Aim of the exercise
Look through the records below and state how many lines carry the string "links", adding nothing.

Data for review
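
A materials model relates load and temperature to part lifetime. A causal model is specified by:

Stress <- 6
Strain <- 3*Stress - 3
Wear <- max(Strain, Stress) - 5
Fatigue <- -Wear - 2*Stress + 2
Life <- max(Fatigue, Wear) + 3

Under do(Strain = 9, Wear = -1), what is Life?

Under do(Strain = 9, Wear = -1), each intervened variable's structural equation is replaced by its fixed value.
Fatigue = -Wear - 2*Stress + 2  [with Wear=-1, Stress=6]  = -9
Life = max(Fatigue, Wear) + 3  [with Fatigue=-9, Wear=-1]  = 2

2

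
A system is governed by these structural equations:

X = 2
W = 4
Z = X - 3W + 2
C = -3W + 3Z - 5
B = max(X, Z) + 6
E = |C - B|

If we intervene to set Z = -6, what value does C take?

The intervention breaks the incoming arrows to Z: Z = X - 3W + 2 no longer applies, and Z = -6.
C = -3W + 3Z - 5  [with W=4, Z=-6]  = -35

-35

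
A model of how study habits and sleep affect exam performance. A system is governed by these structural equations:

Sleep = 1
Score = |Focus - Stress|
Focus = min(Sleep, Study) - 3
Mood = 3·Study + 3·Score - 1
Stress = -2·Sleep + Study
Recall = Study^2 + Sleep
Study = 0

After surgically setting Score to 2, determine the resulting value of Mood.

5

The intervention breaks the incoming arrows to Score: Score = |Focus - Stress| no longer applies, and Score = 2.
Mood = 3·Study + 3·Score - 1  [with Study=0, Score=2]  = 5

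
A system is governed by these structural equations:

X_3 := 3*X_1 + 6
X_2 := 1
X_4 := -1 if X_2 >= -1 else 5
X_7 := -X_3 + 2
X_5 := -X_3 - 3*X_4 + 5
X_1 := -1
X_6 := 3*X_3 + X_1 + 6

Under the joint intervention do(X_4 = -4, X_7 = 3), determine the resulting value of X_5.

Setting X_4 = -4, X_7 = 3 by intervention discards those variables' equations.
X_3 = 3*X_1 + 6  [with X_1=-1]  = 3
X_5 = -X_3 - 3*X_4 + 5  [with X_3=3, X_4=-4]  = 14

14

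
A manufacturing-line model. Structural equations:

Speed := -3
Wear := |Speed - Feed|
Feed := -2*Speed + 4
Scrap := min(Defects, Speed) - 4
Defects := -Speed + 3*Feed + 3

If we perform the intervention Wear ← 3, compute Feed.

Under do(Wear=3), the mechanism Wear := |Speed - Feed| is discarded; Wear is fixed at 3.
Since Feed is not a descendant of the intervened variable, it is unaffected.
Feed = -2*Speed + 4  [with Speed=-3]  = 10

10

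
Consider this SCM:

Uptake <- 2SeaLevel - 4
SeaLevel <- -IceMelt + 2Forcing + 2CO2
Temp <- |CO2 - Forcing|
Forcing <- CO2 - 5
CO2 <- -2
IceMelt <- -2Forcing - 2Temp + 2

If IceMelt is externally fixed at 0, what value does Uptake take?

-40

Under do(IceMelt=0), the mechanism IceMelt <- -2Forcing - 2Temp + 2 is discarded; IceMelt is fixed at 0.
Forcing = CO2 - 5  [with CO2=-2]  = -7
SeaLevel = -IceMelt + 2Forcing + 2CO2  [with IceMelt=0, Forcing=-7, CO2=-2]  = -18
Uptake = 2SeaLevel - 4  [with SeaLevel=-18]  = -40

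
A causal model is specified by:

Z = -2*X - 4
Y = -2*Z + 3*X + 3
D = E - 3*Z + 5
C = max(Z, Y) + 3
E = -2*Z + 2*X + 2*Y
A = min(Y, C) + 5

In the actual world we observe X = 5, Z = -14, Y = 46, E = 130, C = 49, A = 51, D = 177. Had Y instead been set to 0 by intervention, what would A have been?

5

The intervention breaks the incoming arrows to Y: Y = -2*Z + 3*X + 3 no longer applies, and Y = 0.
Z = -2*X - 4  [with X=5]  = -14
C = max(Z, Y) + 3  [with Z=-14, Y=0]  = 3
A = min(Y, C) + 5  [with Y=0, C=3]  = 5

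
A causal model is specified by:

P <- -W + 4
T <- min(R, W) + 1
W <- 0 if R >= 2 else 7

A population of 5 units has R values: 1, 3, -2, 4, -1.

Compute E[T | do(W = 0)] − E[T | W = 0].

-0.6

do(W=0) breaks W's dependence on R. With W=0 fixed, T across the units is 1, 1, -1, 1, 0, mean 0.4.
Conditioning on W=0 selects the 2 unit(s) with R ∈ {3, 4}. Their T values: 1, 1. Mean = 1.
Difference = 0.4 − 1 = -0.6.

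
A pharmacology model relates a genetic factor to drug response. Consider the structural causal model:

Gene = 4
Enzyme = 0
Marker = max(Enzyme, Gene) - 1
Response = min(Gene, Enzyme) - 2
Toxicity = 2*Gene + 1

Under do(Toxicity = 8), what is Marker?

do(Toxicity=8) replaces the equation Toxicity = 2*Gene + 1 with the constant Toxicity = 8.
Marker is not downstream of the intervention, so its value is determined by the original equations.
Marker = max(Enzyme, Gene) - 1  [with Enzyme=0, Gene=4]  = 3

3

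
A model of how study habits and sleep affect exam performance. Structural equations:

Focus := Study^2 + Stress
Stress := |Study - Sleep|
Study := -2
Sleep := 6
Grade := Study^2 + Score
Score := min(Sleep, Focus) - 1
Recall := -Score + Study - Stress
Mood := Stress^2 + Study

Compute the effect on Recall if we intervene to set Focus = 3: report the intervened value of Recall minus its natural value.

3

The intervention breaks the incoming arrows to Focus: Focus := Study^2 + Stress no longer applies, and Focus = 3.
Stress = |Study - Sleep|  [with Study=-2, Sleep=6]  = 8
Score = min(Sleep, Focus) - 1  [with Sleep=6, Focus=3]  = 2
Recall = -Score + Study - Stress  [with Score=2, Study=-2, Stress=8]  = -12
Without intervention: Stress = |Study - Sleep|  [with Study=-2, Sleep=6]  = 8; Focus = Study^2 + Stress  [with Study=-2, Stress=8]  = 12; Score = min(Sleep, Focus) - 1  [with Sleep=6, Focus=12]  = 5; Recall = -Score + Study - Stress  [with Score=5, Study=-2, Stress=8]  = -15.
Change = -12 − (-15) = 3.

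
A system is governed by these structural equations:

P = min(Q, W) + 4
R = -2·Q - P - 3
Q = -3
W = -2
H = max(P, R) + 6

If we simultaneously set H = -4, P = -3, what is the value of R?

6

Under do(H = -4, P = -3), each intervened variable's structural equation is replaced by its fixed value.
R = -2·Q - P - 3  [with Q=-3, P=-3]  = 6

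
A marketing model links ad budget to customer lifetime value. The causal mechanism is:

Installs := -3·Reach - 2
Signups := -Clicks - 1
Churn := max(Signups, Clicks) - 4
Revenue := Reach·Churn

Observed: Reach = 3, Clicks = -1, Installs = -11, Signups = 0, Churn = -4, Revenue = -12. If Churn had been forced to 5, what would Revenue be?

The intervention breaks the incoming arrows to Churn: Churn := max(Signups, Clicks) - 4 no longer applies, and Churn = 5.
Revenue = Reach·Churn  [with Reach=3, Churn=5]  = 15

15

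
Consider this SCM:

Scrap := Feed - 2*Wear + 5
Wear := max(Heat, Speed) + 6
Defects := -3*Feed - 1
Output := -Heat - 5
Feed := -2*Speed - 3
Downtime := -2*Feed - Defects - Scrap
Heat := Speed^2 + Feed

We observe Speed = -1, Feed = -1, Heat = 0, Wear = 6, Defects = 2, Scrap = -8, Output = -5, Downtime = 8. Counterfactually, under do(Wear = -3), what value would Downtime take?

-10

do(Wear=-3) replaces the equation Wear := max(Heat, Speed) + 6 with the constant Wear = -3.
Feed = -2*Speed - 3  [with Speed=-1]  = -1
Defects = -3*Feed - 1  [with Feed=-1]  = 2
Scrap = Feed - 2*Wear + 5  [with Feed=-1, Wear=-3]  = 10
Downtime = -2*Feed - Defects - Scrap  [with Feed=-1, Defects=2, Scrap=10]  = -10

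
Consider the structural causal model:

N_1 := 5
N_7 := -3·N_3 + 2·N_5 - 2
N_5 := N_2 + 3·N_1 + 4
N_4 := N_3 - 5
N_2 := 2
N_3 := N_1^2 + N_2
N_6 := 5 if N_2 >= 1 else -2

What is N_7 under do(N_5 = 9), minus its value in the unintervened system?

-24

Under do(N_5=9), the mechanism N_5 := N_2 + 3·N_1 + 4 is discarded; N_5 is fixed at 9.
N_3 = N_1^2 + N_2  [with N_1=5, N_2=2]  = 27
N_7 = -3·N_3 + 2·N_5 - 2  [with N_3=27, N_5=9]  = -65
Without intervention: N_3 = N_1^2 + N_2  [with N_1=5, N_2=2]  = 27; N_5 = N_2 + 3·N_1 + 4  [with N_2=2, N_1=5]  = 21; N_7 = -3·N_3 + 2·N_5 - 2  [with N_3=27, N_5=21]  = -41.
Change = -65 − (-41) = -24.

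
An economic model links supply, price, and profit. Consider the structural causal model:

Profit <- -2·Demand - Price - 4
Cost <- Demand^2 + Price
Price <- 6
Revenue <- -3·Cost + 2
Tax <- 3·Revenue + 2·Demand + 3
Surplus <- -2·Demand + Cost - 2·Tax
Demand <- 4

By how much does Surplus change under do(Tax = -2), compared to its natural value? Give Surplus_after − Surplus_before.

-358

Under do(Tax=-2), the mechanism Tax <- 3·Revenue + 2·Demand + 3 is discarded; Tax is fixed at -2.
Cost = Demand^2 + Price  [with Demand=4, Price=6]  = 22
Surplus = -2·Demand + Cost - 2·Tax  [with Demand=4, Cost=22, Tax=-2]  = 18
Without intervention: Cost = Demand^2 + Price  [with Demand=4, Price=6]  = 22; Revenue = -3·Cost + 2  [with Cost=22]  = -64; Tax = 3·Revenue + 2·Demand + 3  [with Revenue=-64, Demand=4]  = -181; Surplus = -2·Demand + Cost - 2·Tax  [with Demand=4, Cost=22, Tax=-181]  = 376.
Change = 18 − 376 = -358.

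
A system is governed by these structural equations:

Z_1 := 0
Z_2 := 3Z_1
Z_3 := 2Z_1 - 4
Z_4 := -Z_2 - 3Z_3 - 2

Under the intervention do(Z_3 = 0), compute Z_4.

The intervention breaks the incoming arrows to Z_3: Z_3 := 2Z_1 - 4 no longer applies, and Z_3 = 0.
Z_2 = 3Z_1  [with Z_1=0]  = 0
Z_4 = -Z_2 - 3Z_3 - 2  [with Z_2=0, Z_3=0]  = -2

-2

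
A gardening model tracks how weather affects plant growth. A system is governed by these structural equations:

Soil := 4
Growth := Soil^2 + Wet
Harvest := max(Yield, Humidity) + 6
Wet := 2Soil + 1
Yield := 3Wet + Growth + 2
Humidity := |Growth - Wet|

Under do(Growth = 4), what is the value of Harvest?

The intervention breaks the incoming arrows to Growth: Growth := Soil^2 + Wet no longer applies, and Growth = 4.
Wet = 2Soil + 1  [with Soil=4]  = 9
Humidity = |Growth - Wet|  [with Growth=4, Wet=9]  = 5
Yield = 3Wet + Growth + 2  [with Wet=9, Growth=4]  = 33
Harvest = max(Yield, Humidity) + 6  [with Yield=33, Humidity=5]  = 39

39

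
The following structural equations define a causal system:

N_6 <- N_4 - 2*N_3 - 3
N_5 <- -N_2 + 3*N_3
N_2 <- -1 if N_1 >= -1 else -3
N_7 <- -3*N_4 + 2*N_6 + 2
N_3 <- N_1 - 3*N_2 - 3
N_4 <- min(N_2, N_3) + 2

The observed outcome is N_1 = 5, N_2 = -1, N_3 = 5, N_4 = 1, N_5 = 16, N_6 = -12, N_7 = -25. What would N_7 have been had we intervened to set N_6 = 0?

-1

Intervening sets N_6 = 0 and removes its equation (N_6 <- N_4 - 2*N_3 - 3).
N_2 = -1 if N_1 >= -1 else -3  [with N_1=5]  = -1
N_3 = N_1 - 3*N_2 - 3  [with N_1=5, N_2=-1]  = 5
N_4 = min(N_2, N_3) + 2  [with N_2=-1, N_3=5]  = 1
N_7 = -3*N_4 + 2*N_6 + 2  [with N_4=1, N_6=0]  = -1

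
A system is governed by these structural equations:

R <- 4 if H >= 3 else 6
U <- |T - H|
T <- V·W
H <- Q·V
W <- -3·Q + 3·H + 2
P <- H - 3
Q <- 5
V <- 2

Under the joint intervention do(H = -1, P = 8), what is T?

The joint intervention fixes H = -1, P = 8, removing each variable's own equation.
W = -3·Q + 3·H + 2  [with Q=5, H=-1]  = -16
T = V·W  [with V=2, W=-16]  = -32

-32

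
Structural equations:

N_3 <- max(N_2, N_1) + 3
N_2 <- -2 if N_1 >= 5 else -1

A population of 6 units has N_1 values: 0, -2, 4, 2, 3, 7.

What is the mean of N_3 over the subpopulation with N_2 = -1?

Conditioning on N_2=-1 selects the 5 unit(s) with N_1 ∈ {0, -2, 4, 2, 3}. Their N_3 values: 3, 2, 7, 5, 6. Mean = 4.6.

4.6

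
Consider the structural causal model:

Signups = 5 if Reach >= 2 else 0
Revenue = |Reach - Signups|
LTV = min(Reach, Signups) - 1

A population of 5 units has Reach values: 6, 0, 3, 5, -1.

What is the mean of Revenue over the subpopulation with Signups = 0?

Observing Signups=0 restricts to units where Signups's equation naturally yields 0: Reach ∈ {0, -1}. In that subpopulation Revenue = 0, 1, mean 0.5.

0.5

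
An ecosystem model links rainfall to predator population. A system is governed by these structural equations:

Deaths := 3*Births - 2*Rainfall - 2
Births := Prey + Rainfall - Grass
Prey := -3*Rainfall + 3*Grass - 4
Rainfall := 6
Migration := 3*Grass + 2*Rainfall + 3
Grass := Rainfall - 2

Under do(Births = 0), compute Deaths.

-14

Intervening sets Births = 0 and removes its equation (Births := Prey + Rainfall - Grass).
Deaths = 3*Births - 2*Rainfall - 2  [with Births=0, Rainfall=6]  = -14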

Written answer
3